**What you will do:** Repeat verbatim, and only, the lines of the data below, beginning at the line that contains "Convert AUD 470,000.00" and stopping after the line that contains "MXN 21.1190 per GBP".

◆ ◆ ◆

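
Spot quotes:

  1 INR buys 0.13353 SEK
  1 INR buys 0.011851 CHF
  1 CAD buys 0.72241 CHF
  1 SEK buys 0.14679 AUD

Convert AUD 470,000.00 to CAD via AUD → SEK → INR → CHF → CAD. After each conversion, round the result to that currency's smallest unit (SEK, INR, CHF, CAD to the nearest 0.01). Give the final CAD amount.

CAD 393,363.26

AUD 470,000.00 ÷ 0.14679 = SEK 3,201,852.99
SEK 3,201,852.99 ÷ 0.13353 = INR 23,978,529.09
INR 23,978,529.09 × 0.011851 = CHF 284,169.55
CHF 284,169.55 ÷ 0.72241 = CAD 393,363.26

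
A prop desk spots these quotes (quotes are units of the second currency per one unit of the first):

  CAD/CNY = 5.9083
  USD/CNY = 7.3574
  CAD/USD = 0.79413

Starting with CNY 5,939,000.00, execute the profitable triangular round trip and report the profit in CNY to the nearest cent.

Profit: CNY 66,648.27

Profitable loop is CNY → USD → CAD → CNY:
CNY 5,939,000.00 ÷ 7.3574 = USD 807,214.51
USD 807,214.51 ÷ 0.79413 = CAD 1,016,476.53
CAD 1,016,476.53 × 5.9083 = CNY 6,005,648.27
Profit = CNY 6,005,648.27 − CNY 5,939,000.00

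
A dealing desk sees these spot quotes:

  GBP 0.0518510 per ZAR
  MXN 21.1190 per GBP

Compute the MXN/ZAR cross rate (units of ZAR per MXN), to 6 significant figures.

MXN/ZAR = 0.913208

1 MXN ÷ 21.1190 = 0.0473507 GBP
0.0473507 GBP ÷ 0.0518510 = 0.913208 ZAR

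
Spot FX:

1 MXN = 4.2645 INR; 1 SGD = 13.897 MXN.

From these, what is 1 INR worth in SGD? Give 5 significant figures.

1 INR ÷ 4.2645 = 0.234494 MXN
0.234494 MXN ÷ 13.897 = 0.0168737 SGD

INR/SGD = 0.016874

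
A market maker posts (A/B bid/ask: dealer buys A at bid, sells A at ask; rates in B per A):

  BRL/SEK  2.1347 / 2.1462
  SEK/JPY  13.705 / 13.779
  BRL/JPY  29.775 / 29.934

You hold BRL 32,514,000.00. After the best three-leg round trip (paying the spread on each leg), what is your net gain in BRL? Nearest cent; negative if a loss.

Net profit: BRL 222,653.44

Best loop BRL → JPY → SEK → BRL:
BRL 32,514,000.00 × 29.775 (sell BRL at bid) = JPY 968,104,350
JPY 968,104,350 ÷ 13.779 (buy SEK at ask) = SEK 70,259,405.62
SEK 70,259,405.62 ÷ 2.1462 (buy BRL at ask) = BRL 32,736,653.44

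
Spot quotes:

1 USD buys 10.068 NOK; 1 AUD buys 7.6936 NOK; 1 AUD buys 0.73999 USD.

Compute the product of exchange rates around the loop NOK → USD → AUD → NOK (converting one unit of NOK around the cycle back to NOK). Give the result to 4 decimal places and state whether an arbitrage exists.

Around NOK → USD → AUD → NOK: 1 ÷ 10.068 ÷ 0.73999 × 7.6936 = 1.032668
Product > 1; profitable direction is NOK → USD → AUD → NOK.

1.0327 (arbitrage exists)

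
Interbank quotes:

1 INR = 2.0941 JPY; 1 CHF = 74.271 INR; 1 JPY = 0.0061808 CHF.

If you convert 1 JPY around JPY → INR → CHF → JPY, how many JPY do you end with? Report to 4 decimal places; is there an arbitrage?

1.0403 (arbitrage exists)

Around JPY → INR → CHF → JPY: 1 ÷ 2.0941 ÷ 74.271 ÷ 0.0061808 = 1.040252
Product > 1; profitable direction is JPY → INR → CHF → JPY.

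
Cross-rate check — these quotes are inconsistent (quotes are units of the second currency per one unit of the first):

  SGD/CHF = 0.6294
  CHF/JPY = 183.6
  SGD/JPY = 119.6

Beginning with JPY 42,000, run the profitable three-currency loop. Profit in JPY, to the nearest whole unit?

Profitable loop is JPY → CHF → SGD → JPY:
JPY 42,000 ÷ 183.6 = CHF 228.76
CHF 228.76 ÷ 0.6294 = SGD 363.45
SGD 363.45 × 119.6 = JPY 43,469
Profit = JPY 43,469 − JPY 42,000

Profit: JPY 1,469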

◆ ◆ ◆

**Result:**
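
Convert AUD 470,000.00 to CAD via AUD → SEK → INR → CHF → CAD. After each conversion, round the result to that currency's smallest unit (SEK, INR, CHF, CAD to the nearest 0.01). Give the final CAD amount.

CAD 393,363.26

AUD 470,000.00 ÷ 0.14679 = SEK 3,201,852.99
SEK 3,201,852.99 ÷ 0.13353 = INR 23,978,529.09
INR 23,978,529.09 × 0.011851 = CHF 284,169.55
CHF 284,169.55 ÷ 0.72241 = CAD 393,363.26

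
A prop desk spots these quotes (quotes are units of the second currency per one unit of the first):

  CAD/CNY = 5.9083
  USD/CNY = 7.3574
  CAD/USD = 0.79413

Starting with CNY 5,939,000.00, execute the profitable triangular round trip and report the profit in CNY to the nearest cent.

Profit: CNY 66,648.27

Profitable loop is CNY → USD → CAD → CNY:
CNY 5,939,000.00 ÷ 7.3574 = USD 807,214.51
USD 807,214.51 ÷ 0.79413 = CAD 1,016,476.53
CAD 1,016,476.53 × 5.9083 = CNY 6,005,648.27
Profit = CNY 6,005,648.27 − CNY 5,939,000.00

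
A dealing desk sees these spot quotes:

  GBP 0.0518510 per ZAR
  MXN 21.1190 per GBP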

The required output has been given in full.